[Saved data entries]
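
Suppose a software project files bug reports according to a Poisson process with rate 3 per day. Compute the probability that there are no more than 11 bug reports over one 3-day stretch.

Over the interval, μ = 3 × 3 = 9 (a 3-day stretch = 3 days).
P(N ≤ 11) = Σ_{j=0}^{11} e^(−μ) μ^j/j! ≈ 0.8030.

0.8030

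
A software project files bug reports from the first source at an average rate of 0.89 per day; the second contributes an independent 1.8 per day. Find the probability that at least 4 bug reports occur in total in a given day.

0.2837

Independent Poisson processes superpose: combined rate λ = 0.89 + 1.8 = 2.69 per day.
So μ = 2.69.
P(N ≥ 4) = 1 − P(N ≤ 3) ≈ 0.2837.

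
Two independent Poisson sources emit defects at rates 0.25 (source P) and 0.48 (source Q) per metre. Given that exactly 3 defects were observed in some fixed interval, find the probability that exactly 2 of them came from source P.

Given the total, each event is independently from source P with probability p = λ_P/(λ_P+λ_Q) = 0.25/0.73 ≈ 0.3425.
So K ~ Binomial(3, 0.25/0.73): P(K = 2) = C(3,2) · (0.25/0.73)^2 · (0.48/0.73)^1 ≈ 0.2314.

0.2314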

#### Assignment
Line by line, copy the records exactly.

#### Result below
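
Suppose a software project files bug reports according to a Poisson process with rate 3 per day. Compute the probability that there are no more than 11 bug reports over one 3-day stretch.

Over the interval, μ = 3 × 3 = 9 (a 3-day stretch = 3 days).
P(N ≤ 11) = Σ_{j=0}^{11} e^(−μ) μ^j/j! ≈ 0.8030.

0.8030

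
A software project files bug reports from the first source at an average rate of 0.89 per day; the second contributes an independent 1.8 per day. Find the probability that at least 4 bug reports occur in total in a given day.

0.2837

Independent Poisson processes superpose: combined rate λ = 0.89 + 1.8 = 2.69 per day.
So μ = 2.69.
P(N ≥ 4) = 1 − P(N ≤ 3) ≈ 0.2837.

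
Two independent Poisson sources emit defects at rates 0.25 (source P) and 0.48 (source Q) per metre. Given that exactly 3 defects were observed in some fixed interval, find the probability that exactly 2 of them came from source P.

Given the total, each event is independently from source P with probability p = λ_P/(λ_P+λ_Q) = 0.25/0.73 ≈ 0.3425.
So K ~ Binomial(3, 0.25/0.73): P(K = 2) = C(3,2) · (0.25/0.73)^2 · (0.48/0.73)^1 ≈ 0.2314.

0.2314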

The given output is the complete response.